TO DO — The required result is a copy of each line below in which "forward" appears.

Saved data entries
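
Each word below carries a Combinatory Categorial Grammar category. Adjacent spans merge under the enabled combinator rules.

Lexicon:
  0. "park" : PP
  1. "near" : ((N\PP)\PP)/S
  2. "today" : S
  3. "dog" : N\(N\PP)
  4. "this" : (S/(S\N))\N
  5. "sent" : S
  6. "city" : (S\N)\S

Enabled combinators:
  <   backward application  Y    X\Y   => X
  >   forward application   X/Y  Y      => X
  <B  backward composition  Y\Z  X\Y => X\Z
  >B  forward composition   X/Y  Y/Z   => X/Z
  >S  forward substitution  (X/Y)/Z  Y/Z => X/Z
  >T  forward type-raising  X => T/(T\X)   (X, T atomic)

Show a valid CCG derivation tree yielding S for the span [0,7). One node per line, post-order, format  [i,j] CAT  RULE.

[0,1] PP  lex  "park"
[1,2] ((N\PP)\PP)/S  lex  "near"
[2,3] S  lex  "today"
[1,3] (N\PP)\PP  >  k=2
[0,3] N\PP  <  k=1
[3,4] N\(N\PP)  lex  "dog"
[0,4] N  <  k=3
[4,5] (S/(S\N))\N  lex  "this"
[0,5] S/(S\N)  <  k=4
[5,6] S  lex  "sent"
[6,7] (S\N)\S  lex  "city"
[5,7] S\N  <  k=6
[0,7] S  >  k=5

[0,7] S   >
  [0,5] S/(S\N)   <
    [0,4] N   <
      [0,3] N\PP   <
        [0,1] "park" : PP
        [1,3] (N\PP)\PP   >
          [1,2] "near" : ((N\PP)\PP)/S
          [2,3] "today" : S
      [3,4] "dog" : N\(N\PP)
    [4,5] "this" : (S/(S\N))\N
  [5,7] S\N   <
    [5,6] "sent" : S
    [6,7] "city" : (S\N)\S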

WRITTEN SOLUTION —
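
  >   forward application   X/Y  Y      => X
  >B  forward composition   X/Y  Y/Z   => X/Z
  >S  forward substitution  (X/Y)/Z  Y/Z => X/Z
  >T  forward type-raising  X => T/(T\X)   (X, T atomic)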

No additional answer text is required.